▸ **EXERCISE**: Would you reproduce, without any alteration, the lines from the opening line of the entries through the line that has "1. alluvium: thickness" in it?

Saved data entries
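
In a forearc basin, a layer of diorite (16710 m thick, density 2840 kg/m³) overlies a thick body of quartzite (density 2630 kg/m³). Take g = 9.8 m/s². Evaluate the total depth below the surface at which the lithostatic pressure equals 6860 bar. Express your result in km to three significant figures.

25.3 km

Pressure at base of upper layers: 2840×9.8×16710 = 4.651×10^8 Pa = 4651 bar
Remaining pressure to be supplied by quartzite: 6.860×10^8 − 4.651×10^8 = 2.209×10^8 Pa
Additional depth in quartzite = 2.209×10^8 Pa / (2630 kg/m³ × 9.8 m/s²) = 8571.7 m
Total depth = 16710 m + 8571.7 m = 25282 m
= 25.282 km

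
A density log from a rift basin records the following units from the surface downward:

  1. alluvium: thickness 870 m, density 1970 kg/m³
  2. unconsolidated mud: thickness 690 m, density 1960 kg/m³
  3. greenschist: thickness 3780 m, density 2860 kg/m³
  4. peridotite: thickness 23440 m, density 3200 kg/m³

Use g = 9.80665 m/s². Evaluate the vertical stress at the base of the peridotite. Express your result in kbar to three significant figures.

alluvium: 1970 kg/m³ × 9.80665 m/s² × 870 m = 1.681×10^7 Pa = 0.1681 kbar
unconsolidated mud: 1960 kg/m³ × 9.80665 m/s² × 690 m = 1.326×10^7 Pa = 0.1326 kbar
greenschist: 2860 kg/m³ × 9.80665 m/s² × 3780 m = 1.060×10^8 Pa = 1.060 kbar
peridotite: 3200 kg/m³ × 9.80665 m/s² × 23440 m = 7.356×10^8 Pa = 7.356 kbar
Total = 0.1681 + 0.1326 + 1.060 + 7.356 = 8.7167 kbar

8.72 kbar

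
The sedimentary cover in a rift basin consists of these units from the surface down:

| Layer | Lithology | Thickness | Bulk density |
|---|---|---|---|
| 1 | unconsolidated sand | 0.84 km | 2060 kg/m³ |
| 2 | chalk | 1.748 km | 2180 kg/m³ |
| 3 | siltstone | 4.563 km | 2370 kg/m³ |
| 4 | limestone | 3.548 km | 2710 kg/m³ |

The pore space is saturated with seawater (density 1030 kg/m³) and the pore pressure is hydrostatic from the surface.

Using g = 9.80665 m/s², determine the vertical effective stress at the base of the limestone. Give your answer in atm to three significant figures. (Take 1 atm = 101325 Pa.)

1450 atm

Overburden (lithostatic) stress σ_v:
unconsolidated sand: 2060 kg/m³ × 9.80665 m/s² × 840 m = 1.697×10^7 Pa = 16.97 MPa
chalk: 2180 kg/m³ × 9.80665 m/s² × 1748 m = 3.737×10^7 Pa = 37.37 MPa
siltstone: 2370 kg/m³ × 9.80665 m/s² × 4563 m = 1.061×10^8 Pa = 106.1 MPa
limestone: 2710 kg/m³ × 9.80665 m/s² × 3548 m = 9.429×10^7 Pa = 94.29 MPa
Total = 16.97 + 37.37 + 106.1 + 94.29 = 254.68 MPa
Pore pressure P_p = 1030 kg/m³ × 9.80665 m/s² × 10699 m = 1.081×10^8 Pa = 108.1 MPa
Effective stress σ' = σ_v − P_p = 254.7 − 108.1 = 146.61 MPa = 1447.0 atm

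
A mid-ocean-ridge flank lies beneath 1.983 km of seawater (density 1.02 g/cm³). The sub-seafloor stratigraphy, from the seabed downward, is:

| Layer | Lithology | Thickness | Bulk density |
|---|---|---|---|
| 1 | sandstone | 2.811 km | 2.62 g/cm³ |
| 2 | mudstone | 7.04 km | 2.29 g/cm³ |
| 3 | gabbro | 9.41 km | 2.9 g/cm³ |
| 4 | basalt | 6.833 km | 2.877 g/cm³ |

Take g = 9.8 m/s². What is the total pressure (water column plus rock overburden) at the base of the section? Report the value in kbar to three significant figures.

7.10 kbar

seawater: 1020 kg/m³ × 9.8 m/s² × 1983 m = 1.982×10^7 Pa = 0.1982 kbar
sandstone: 2620 kg/m³ × 9.8 m/s² × 2811 m = 7.218×10^7 Pa = 0.7218 kbar
mudstone: 2290 kg/m³ × 9.8 m/s² × 7040 m = 1.580×10^8 Pa = 1.580 kbar
gabbro: 2900 kg/m³ × 9.8 m/s² × 9410 m = 2.674×10^8 Pa = 2.674 kbar
basalt: 2877 kg/m³ × 9.8 m/s² × 6833 m = 1.927×10^8 Pa = 1.927 kbar
Total = 0.1982 + 0.7218 + 1.580 + 2.674 + 1.927 = 7.1007 kbar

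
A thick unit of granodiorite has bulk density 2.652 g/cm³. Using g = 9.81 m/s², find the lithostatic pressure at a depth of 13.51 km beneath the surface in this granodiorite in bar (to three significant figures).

granodiorite: 2652 kg/m³ × 9.81 m/s² × 13510 m = 3.515×10^8 Pa = 3515 bar

3510 bar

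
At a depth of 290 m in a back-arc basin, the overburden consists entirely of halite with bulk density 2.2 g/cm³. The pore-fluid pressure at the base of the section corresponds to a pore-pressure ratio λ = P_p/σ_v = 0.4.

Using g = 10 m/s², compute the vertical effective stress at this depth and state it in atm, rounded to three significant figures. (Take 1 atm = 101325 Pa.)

Overburden (lithostatic) stress σ_v:
halite: 2200 kg/m³ × 10 m/s² × 290 m = 6.380×10^6 Pa = 6.380 MPa
Pore pressure P_p = λ·σ_v = 0.4 × 6.380 MPa = 2.552 MPa
Effective stress σ' = σ_v − P_p = 6.380 − 2.552 = 3.8280 MPa = 37.779 atm

37.8 atm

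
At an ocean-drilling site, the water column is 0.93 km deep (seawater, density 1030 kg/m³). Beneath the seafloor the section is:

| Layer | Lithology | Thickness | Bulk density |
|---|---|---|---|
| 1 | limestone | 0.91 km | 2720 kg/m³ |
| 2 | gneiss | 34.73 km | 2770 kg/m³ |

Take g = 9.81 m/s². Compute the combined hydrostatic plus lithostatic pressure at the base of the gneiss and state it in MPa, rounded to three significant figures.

977 MPa

seawater: 1030 kg/m³ × 9.81 m/s² × 930 m = 9.397×10^6 Pa = 9.397 MPa
limestone: 2720 kg/m³ × 9.81 m/s² × 910 m = 2.428×10^7 Pa = 24.28 MPa
gneiss: 2770 kg/m³ × 9.81 m/s² × 34730 m = 9.437×10^8 Pa = 943.7 MPa
Total = 9.397 + 24.28 + 943.7 = 977.42 MPa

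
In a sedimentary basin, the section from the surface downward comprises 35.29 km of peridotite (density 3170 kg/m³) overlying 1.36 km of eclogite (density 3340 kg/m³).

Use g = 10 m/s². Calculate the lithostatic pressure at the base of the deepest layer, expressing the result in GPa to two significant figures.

1.2 GPa

peridotite: 3170 kg/m³ × 10 m/s² × 35290 m = 1.119×10^9 Pa = 1.119 GPa
eclogite: 3340 kg/m³ × 10 m/s² × 1360 m = 4.542×10^7 Pa = 0.04542 GPa
Total = 1.119 + 0.04542 = 1.1641 GPa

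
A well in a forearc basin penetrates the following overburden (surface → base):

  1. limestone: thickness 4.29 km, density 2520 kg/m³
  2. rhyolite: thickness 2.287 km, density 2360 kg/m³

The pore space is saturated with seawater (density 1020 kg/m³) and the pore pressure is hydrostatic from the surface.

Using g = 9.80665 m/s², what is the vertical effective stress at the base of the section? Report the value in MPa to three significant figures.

93.2 MPa

Overburden (lithostatic) stress σ_v:
limestone: 2520 kg/m³ × 9.80665 m/s² × 4290 m = 1.060×10^8 Pa = 106.0 MPa
rhyolite: 2360 kg/m³ × 9.80665 m/s² × 2287 m = 5.293×10^7 Pa = 52.93 MPa
Total = 106.0 + 52.93 = 158.95 MPa
Pore pressure P_p = 1020 kg/m³ × 9.80665 m/s² × 6577 m = 6.579×10^7 Pa = 65.79 MPa
Effective stress σ' = σ_v − P_p = 158.9 − 65.79 = 93.159 MPa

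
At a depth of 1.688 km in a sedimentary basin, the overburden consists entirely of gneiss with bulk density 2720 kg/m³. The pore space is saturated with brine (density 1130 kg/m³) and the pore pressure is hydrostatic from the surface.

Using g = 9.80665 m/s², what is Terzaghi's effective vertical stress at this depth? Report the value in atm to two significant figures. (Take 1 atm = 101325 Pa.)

Overburden (lithostatic) stress σ_v:
gneiss: 2720 kg/m³ × 9.80665 m/s² × 1688 m = 4.503×10^7 Pa = 45.03 MPa
Pore pressure P_p = 1130 kg/m³ × 9.80665 m/s² × 1688 m = 1.871×10^7 Pa = 18.71 MPa
Effective stress σ' = σ_v − P_p = 45.03 − 18.71 = 26.320 MPa = 259.76 atm

260 atm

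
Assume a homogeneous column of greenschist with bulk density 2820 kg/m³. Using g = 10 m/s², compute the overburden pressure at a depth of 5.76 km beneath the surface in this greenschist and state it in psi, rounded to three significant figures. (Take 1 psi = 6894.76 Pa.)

greenschist: 2820 kg/m³ × 10 m/s² × 5760 m = 1.624×10^8 Pa = 23559 psi

23600 psi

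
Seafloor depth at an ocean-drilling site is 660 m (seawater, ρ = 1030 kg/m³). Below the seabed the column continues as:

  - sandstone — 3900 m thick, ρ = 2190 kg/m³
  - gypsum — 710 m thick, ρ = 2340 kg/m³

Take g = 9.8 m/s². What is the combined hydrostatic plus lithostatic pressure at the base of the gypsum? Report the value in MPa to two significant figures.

seawater: 1030 kg/m³ × 9.8 m/s² × 660 m = 6.662×10^6 Pa = 6.662 MPa
sandstone: 2190 kg/m³ × 9.8 m/s² × 3900 m = 8.370×10^7 Pa = 83.70 MPa
gypsum: 2340 kg/m³ × 9.8 m/s² × 710 m = 1.628×10^7 Pa = 16.28 MPa
Total = 6.662 + 83.70 + 16.28 = 106.65 MPa

110 MPa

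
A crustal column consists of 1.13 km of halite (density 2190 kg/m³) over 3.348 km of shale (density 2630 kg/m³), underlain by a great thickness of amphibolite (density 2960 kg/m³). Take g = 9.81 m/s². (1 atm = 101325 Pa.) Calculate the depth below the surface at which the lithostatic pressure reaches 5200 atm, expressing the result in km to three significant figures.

Pressure at base of upper layers: 2190×9.81×1130 + 2630×9.81×3348 = 1.107×10^8 Pa = 1092 atm
Remaining pressure to be supplied by amphibolite: 5.269×10^8 − 1.107×10^8 = 4.162×10^8 Pa
Additional depth in amphibolite = 4.162×10^8 Pa / (2960 kg/m³ × 9.81 m/s²) = 14334 m
Total depth = 4478 m + 14334 m = 18812 m
= 18.812 km

18.8 km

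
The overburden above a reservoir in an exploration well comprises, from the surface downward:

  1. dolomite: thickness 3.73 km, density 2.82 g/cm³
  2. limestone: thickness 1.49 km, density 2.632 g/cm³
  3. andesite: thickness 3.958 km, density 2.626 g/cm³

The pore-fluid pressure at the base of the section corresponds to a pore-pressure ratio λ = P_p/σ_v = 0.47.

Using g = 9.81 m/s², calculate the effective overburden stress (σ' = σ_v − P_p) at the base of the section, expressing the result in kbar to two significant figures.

Overburden (lithostatic) stress σ_v:
dolomite: 2820 kg/m³ × 9.81 m/s² × 3730 m = 1.032×10^8 Pa = 103.2 MPa
limestone: 2632 kg/m³ × 9.81 m/s² × 1490 m = 3.847×10^7 Pa = 38.47 MPa
andesite: 2626 kg/m³ × 9.81 m/s² × 3958 m = 1.020×10^8 Pa = 102.0 MPa
Total = 103.2 + 38.47 + 102.0 = 243.62 MPa
Pore pressure P_p = λ·σ_v = 0.47 × 243.6 MPa = 114.5 MPa
Effective stress σ' = σ_v − P_p = 243.6 − 114.5 = 129.12 MPa = 1.2912 kbar

1.3 kbar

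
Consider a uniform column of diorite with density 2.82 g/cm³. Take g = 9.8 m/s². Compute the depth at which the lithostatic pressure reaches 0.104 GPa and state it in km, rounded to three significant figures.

3.76 km

h = P/(ρg) = 0.104 GPa / (2820 kg/m³ × 9.8 m/s²) = 1.040×10^8 Pa / 27636 Pa/m = 3763.2 m
= 3.7632 km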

▸ **RESULT FOR THIS EXERCISE**:
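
In a forearc basin, a layer of diorite (16710 m thick, density 2840 kg/m³) overlies a thick body of quartzite (density 2630 kg/m³). Take g = 9.8 m/s². Evaluate the total depth below the surface at which the lithostatic pressure equals 6860 bar. Express your result in km to three significant figures.

25.3 km

Pressure at base of upper layers: 2840×9.8×16710 = 4.651×10^8 Pa = 4651 bar
Remaining pressure to be supplied by quartzite: 6.860×10^8 − 4.651×10^8 = 2.209×10^8 Pa
Additional depth in quartzite = 2.209×10^8 Pa / (2630 kg/m³ × 9.8 m/s²) = 8571.7 m
Total depth = 16710 m + 8571.7 m = 25282 m
= 25.282 km

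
A density log from a rift basin records the following units from the surface downward:

  1. alluvium: thickness 870 m, density 1970 kg/m³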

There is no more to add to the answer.